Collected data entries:
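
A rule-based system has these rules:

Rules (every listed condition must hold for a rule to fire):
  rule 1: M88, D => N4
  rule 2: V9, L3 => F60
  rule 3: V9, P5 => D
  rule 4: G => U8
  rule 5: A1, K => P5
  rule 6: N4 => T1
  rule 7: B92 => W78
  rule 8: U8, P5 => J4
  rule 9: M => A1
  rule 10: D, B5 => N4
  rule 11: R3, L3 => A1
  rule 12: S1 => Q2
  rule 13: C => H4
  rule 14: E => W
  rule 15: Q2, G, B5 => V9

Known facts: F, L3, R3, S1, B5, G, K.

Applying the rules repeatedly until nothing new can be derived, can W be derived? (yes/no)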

» ABOUT THIS EXERCISE:
Return the data in its entirety, exactly as given.

» WRITTEN RESPONSE:
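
A rule-based system has these rules:

Rules (every listed condition must hold for a rule to fire):
  rule 1: M88, D => N4
  rule 2: V9, L3 => F60
  rule 3: V9, P5 => D
  rule 4: G => U8
  rule 5: A1, K => P5
  rule 6: N4 => T1
  rule 7: B92 => W78
  rule 8: U8, P5 => J4
  rule 9: M => A1
  rule 10: D, B5 => N4
  rule 11: R3, L3 => A1
  rule 12: S1 => Q2
  rule 13: C => H4
  rule 14: E => W
  rule 15: Q2, G, B5 => V9

Known facts: F, L3, R3, S1, B5, G, K.

Applying the rules repeatedly until nothing new can be derived, can W be derived? (yes/no)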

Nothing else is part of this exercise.